DATA SHOWN START

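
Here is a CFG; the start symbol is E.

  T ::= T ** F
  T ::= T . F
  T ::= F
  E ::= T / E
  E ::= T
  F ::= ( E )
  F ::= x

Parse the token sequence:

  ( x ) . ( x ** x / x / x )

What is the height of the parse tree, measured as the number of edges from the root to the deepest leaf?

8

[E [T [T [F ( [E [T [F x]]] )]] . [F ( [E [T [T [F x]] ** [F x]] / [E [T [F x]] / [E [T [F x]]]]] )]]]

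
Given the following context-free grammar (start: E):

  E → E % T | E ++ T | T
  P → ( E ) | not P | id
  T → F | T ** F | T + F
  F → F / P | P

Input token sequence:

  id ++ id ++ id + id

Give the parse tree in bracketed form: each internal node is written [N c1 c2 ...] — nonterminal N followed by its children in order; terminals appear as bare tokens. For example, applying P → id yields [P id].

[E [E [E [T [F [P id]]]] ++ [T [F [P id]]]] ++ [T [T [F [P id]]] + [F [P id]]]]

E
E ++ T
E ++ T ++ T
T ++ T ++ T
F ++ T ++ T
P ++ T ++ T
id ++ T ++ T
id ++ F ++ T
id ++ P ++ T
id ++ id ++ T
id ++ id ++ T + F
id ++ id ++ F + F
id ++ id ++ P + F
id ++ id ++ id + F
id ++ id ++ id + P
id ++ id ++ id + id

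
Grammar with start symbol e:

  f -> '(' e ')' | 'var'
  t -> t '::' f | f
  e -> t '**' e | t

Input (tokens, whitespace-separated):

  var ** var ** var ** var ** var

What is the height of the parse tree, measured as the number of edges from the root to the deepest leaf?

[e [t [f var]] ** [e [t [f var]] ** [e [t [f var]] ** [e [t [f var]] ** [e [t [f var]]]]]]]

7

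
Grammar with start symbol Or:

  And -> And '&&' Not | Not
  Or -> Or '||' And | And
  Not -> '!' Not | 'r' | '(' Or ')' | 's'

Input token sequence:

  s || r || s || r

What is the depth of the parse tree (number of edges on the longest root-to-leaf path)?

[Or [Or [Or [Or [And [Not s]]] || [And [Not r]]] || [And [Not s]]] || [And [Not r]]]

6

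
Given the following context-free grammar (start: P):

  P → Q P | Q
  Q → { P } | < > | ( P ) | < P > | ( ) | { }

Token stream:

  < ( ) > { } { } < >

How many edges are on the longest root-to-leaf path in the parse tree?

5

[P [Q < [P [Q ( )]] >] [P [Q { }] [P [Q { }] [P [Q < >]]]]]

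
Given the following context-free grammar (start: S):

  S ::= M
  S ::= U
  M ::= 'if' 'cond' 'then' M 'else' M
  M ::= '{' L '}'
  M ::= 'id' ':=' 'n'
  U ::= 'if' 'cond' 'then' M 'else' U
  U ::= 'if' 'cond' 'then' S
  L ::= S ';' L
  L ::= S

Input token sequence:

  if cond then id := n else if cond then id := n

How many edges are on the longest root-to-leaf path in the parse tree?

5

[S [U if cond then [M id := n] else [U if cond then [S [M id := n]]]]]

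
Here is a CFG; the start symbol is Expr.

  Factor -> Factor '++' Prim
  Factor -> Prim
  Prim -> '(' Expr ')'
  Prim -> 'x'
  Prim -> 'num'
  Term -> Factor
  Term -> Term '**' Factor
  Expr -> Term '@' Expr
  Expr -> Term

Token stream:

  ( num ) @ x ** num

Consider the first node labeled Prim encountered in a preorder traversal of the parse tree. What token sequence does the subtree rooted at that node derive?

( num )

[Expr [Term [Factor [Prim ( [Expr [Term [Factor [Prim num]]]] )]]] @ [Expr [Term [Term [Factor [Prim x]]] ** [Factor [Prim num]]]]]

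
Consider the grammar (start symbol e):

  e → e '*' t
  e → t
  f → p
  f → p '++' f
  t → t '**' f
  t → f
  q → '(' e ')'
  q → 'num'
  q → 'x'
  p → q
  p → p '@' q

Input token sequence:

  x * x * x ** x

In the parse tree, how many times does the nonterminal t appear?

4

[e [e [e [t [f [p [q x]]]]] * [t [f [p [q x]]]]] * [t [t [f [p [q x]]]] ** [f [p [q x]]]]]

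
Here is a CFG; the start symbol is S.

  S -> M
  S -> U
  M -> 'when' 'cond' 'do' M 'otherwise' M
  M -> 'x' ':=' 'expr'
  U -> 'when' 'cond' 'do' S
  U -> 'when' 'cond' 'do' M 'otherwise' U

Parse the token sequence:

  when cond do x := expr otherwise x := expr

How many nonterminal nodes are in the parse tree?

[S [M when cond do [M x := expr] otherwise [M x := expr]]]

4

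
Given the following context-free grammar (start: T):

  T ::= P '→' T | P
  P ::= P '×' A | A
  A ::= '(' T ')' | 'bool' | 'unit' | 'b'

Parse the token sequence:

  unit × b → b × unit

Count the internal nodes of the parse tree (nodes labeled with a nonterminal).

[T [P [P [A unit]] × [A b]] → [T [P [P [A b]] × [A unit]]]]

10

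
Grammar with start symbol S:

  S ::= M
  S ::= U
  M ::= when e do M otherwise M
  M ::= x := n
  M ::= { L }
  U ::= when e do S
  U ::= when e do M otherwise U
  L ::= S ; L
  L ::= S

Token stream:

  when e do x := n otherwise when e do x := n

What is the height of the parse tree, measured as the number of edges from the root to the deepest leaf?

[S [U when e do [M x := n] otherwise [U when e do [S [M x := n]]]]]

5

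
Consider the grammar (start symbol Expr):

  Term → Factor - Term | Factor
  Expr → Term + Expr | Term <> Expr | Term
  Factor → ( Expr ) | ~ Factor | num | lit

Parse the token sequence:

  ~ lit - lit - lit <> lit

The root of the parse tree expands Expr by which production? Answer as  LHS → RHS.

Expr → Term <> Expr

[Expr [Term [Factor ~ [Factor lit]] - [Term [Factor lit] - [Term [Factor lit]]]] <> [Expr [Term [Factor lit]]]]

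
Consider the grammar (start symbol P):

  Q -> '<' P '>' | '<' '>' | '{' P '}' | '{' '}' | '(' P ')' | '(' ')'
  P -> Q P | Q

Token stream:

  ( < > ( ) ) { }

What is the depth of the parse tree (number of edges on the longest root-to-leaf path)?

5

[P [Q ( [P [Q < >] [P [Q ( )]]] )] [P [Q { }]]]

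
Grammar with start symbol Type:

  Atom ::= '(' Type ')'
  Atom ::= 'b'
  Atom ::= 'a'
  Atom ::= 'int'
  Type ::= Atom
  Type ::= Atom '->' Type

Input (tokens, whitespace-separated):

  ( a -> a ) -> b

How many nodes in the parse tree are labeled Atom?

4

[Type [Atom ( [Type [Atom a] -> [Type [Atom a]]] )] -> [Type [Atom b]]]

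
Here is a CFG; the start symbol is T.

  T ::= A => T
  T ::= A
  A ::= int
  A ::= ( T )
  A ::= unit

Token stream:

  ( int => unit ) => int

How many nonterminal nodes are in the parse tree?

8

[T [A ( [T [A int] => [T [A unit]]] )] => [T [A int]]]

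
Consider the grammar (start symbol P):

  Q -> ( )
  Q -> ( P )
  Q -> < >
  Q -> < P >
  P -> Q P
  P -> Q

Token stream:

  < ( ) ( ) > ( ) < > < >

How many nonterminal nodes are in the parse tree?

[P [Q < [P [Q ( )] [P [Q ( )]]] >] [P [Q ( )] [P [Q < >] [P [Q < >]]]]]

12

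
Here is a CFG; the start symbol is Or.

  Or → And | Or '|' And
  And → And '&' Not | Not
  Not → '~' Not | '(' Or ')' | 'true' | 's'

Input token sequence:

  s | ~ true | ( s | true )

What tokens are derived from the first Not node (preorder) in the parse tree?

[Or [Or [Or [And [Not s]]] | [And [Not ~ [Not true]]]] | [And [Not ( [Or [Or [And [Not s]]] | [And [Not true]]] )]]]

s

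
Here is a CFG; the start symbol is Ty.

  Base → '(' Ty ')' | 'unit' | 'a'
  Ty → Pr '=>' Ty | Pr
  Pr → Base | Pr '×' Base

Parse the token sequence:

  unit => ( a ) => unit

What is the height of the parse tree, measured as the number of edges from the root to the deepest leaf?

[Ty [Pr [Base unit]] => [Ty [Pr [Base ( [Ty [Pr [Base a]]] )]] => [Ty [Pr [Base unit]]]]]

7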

DATA SHOWN END

_TASK_
Restate word for word the entries above, starting at the line with "f -> '(' e ')' | 'var'" and ending at the line with "var ** var ** var ** var ** var", inclusive, and no others.

_SOLVED PROBLEM_
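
  f -> '(' e ')' | 'var'
  t -> t '::' f | f
  e -> t '**' e | t

Input (tokens, whitespace-separated):

  var ** var ** var ** var ** var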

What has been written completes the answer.